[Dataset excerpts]
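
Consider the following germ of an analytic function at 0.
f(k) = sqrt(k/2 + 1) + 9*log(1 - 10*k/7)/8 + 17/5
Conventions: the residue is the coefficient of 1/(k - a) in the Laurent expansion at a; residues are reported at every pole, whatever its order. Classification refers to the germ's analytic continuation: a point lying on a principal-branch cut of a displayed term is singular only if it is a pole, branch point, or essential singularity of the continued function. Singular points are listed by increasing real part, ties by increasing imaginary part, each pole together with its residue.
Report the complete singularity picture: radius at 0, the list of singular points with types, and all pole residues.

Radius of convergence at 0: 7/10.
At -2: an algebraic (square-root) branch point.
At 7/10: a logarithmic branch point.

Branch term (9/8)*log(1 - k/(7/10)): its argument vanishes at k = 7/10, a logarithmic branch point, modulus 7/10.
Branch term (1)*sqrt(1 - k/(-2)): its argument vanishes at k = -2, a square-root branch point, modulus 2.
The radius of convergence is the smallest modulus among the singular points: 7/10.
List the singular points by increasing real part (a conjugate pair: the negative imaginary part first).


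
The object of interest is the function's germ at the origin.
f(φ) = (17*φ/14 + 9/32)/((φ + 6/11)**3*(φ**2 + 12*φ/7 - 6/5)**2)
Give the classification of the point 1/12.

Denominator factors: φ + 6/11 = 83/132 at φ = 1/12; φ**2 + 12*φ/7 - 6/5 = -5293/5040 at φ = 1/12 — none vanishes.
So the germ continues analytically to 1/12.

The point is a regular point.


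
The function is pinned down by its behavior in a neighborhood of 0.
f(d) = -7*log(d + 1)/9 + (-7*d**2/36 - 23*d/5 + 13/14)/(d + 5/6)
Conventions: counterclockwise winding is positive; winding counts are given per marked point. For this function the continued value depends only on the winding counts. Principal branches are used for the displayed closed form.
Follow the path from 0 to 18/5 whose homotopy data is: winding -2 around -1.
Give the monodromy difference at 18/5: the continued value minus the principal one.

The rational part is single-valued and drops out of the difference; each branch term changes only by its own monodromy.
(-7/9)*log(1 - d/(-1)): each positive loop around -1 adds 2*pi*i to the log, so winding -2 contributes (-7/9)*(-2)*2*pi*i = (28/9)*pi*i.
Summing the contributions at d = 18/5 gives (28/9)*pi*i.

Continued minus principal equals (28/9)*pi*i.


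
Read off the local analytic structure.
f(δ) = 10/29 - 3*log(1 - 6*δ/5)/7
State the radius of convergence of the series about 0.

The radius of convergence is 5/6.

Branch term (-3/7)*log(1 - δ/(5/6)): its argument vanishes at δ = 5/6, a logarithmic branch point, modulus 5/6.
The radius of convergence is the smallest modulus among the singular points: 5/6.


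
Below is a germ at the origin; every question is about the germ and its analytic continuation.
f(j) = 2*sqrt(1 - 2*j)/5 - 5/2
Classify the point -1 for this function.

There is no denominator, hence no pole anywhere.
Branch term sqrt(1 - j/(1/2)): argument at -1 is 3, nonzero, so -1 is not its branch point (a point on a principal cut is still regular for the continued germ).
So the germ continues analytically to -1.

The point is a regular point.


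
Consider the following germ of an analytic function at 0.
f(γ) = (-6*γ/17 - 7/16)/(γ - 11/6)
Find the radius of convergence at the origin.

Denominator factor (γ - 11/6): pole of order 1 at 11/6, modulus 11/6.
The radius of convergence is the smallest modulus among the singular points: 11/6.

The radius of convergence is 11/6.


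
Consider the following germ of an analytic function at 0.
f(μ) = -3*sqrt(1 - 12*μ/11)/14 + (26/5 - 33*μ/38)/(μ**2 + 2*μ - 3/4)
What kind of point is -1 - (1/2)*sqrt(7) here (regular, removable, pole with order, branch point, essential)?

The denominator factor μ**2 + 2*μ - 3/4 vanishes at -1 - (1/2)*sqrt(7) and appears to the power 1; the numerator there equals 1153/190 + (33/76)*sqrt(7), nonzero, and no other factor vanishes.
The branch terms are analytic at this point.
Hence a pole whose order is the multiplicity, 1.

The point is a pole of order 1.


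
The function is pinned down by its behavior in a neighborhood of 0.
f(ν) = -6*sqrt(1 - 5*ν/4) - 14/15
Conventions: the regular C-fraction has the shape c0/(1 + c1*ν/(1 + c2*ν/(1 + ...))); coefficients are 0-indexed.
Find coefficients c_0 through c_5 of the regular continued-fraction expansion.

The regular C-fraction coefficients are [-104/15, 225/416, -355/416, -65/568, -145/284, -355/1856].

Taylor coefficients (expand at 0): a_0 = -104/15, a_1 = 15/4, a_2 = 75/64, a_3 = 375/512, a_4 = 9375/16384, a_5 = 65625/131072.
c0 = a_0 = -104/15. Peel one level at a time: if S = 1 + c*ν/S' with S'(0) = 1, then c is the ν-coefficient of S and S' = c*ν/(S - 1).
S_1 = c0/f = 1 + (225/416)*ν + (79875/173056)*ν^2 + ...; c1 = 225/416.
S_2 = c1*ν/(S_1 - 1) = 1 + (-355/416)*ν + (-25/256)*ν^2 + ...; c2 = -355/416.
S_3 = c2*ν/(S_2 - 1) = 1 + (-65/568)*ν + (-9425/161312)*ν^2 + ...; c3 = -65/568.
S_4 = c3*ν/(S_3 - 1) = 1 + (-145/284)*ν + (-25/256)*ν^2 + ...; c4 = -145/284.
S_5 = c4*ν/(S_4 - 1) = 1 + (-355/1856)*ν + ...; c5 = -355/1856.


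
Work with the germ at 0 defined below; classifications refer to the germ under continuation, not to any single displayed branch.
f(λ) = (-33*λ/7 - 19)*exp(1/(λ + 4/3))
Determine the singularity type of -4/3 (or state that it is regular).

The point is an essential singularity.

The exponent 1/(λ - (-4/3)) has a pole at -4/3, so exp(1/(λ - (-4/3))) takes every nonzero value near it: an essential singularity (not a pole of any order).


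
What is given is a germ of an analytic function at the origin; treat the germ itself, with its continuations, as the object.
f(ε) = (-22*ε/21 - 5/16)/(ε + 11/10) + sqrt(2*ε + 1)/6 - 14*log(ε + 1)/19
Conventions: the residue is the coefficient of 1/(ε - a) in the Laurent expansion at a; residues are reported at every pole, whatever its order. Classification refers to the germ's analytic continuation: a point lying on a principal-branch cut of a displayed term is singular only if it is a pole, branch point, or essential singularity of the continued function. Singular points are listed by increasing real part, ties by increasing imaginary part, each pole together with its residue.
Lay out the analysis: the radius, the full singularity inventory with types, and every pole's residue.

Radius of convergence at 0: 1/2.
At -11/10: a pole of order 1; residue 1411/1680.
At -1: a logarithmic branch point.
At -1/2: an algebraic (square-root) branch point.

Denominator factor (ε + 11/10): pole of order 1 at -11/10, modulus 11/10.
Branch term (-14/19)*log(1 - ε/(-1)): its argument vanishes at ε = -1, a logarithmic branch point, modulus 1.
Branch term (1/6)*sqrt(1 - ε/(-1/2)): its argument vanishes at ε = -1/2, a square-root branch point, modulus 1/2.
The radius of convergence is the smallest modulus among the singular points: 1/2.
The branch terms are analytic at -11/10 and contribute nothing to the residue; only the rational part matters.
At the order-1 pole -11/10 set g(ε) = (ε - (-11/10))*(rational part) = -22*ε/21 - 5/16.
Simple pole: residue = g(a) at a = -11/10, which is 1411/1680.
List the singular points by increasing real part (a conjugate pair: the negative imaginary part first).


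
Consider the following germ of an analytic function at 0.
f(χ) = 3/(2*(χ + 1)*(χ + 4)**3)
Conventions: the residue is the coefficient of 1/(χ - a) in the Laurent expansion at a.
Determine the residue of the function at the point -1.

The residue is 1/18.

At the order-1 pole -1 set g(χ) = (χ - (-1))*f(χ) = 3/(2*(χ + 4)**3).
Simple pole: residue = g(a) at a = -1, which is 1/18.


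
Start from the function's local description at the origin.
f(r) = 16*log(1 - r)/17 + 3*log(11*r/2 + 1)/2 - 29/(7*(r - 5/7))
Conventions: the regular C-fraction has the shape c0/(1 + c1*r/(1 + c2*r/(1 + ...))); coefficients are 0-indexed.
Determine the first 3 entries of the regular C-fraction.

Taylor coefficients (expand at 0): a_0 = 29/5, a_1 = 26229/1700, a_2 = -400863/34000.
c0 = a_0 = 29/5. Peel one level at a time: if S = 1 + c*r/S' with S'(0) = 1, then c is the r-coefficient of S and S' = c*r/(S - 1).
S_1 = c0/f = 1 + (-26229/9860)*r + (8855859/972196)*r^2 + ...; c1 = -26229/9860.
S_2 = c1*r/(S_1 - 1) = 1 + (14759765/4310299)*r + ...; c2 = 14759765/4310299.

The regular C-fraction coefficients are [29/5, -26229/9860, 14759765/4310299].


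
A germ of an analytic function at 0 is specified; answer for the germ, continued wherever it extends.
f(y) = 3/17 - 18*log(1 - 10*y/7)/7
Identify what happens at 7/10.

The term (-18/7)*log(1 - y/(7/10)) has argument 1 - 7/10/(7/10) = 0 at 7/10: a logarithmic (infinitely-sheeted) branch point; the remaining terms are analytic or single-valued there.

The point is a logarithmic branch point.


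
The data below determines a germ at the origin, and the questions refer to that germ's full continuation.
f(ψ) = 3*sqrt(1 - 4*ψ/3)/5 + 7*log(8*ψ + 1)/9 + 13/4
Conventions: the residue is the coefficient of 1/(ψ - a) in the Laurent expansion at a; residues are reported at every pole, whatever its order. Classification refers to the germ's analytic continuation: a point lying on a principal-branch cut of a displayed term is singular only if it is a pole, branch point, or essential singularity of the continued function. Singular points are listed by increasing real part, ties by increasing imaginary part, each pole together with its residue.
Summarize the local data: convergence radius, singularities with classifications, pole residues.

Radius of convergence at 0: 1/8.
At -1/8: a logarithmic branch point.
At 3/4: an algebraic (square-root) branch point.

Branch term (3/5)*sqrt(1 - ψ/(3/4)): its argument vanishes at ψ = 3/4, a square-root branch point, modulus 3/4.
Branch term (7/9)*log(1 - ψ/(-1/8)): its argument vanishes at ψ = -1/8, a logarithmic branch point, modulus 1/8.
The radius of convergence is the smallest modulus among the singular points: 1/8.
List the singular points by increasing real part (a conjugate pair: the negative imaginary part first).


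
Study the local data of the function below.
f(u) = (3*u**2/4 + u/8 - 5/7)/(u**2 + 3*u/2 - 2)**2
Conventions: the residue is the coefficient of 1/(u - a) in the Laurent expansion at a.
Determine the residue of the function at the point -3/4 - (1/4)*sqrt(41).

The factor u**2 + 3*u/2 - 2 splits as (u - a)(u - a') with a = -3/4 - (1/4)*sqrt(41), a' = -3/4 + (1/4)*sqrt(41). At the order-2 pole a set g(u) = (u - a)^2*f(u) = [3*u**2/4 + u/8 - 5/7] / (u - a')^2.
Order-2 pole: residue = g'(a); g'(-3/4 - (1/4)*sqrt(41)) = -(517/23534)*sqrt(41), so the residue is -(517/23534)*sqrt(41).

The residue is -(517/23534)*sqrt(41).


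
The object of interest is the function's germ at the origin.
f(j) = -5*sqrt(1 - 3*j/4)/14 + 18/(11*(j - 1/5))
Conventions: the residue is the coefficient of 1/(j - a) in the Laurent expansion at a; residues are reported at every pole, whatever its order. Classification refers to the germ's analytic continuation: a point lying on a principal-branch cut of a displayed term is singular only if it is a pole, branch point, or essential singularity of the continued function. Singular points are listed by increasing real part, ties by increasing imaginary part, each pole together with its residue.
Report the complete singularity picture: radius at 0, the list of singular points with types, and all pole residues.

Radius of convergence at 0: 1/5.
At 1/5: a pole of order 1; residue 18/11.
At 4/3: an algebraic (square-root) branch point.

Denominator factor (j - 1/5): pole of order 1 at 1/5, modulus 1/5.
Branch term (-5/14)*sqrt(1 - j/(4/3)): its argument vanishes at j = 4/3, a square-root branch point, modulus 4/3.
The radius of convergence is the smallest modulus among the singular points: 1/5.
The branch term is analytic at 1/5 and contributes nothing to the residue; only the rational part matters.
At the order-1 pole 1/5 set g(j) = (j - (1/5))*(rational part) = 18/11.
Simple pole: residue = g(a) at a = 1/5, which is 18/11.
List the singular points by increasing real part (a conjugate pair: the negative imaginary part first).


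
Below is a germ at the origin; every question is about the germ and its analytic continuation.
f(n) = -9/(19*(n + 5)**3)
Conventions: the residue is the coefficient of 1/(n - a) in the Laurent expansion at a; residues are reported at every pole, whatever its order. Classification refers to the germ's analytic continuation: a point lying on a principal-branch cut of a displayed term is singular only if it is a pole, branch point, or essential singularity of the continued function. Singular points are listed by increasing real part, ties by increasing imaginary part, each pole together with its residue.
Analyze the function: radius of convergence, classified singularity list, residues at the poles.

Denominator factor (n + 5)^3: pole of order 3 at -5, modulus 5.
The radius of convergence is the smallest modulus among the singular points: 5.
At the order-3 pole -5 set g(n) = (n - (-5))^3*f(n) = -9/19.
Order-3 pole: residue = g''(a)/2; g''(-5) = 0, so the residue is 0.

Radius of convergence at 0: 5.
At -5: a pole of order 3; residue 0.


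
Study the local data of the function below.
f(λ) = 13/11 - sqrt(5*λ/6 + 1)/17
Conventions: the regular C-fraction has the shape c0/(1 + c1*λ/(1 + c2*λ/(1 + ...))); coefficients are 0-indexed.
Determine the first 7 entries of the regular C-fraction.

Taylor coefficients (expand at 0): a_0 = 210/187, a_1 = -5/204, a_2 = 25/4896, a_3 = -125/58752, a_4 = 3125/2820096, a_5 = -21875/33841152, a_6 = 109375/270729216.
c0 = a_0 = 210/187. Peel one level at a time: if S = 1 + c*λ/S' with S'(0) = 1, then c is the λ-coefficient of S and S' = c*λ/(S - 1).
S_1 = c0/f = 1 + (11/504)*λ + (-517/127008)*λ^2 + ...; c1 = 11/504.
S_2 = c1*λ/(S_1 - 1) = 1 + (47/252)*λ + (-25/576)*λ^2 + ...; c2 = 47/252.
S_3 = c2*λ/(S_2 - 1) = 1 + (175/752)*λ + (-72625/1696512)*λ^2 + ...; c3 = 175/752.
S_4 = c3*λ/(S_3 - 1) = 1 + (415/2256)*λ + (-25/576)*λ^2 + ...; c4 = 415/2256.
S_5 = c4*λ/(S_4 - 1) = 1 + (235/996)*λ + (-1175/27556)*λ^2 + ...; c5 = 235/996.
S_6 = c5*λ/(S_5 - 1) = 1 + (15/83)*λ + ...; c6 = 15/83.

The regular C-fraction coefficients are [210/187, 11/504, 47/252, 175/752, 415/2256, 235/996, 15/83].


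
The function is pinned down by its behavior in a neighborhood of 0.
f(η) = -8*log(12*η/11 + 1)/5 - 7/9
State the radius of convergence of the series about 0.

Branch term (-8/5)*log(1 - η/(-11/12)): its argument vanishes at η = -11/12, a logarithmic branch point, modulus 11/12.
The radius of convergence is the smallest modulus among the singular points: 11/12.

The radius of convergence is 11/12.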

== Try it ==
Say how many lines in the data hold the string "shape", and say nothing else.

== Result for this exercise ==
3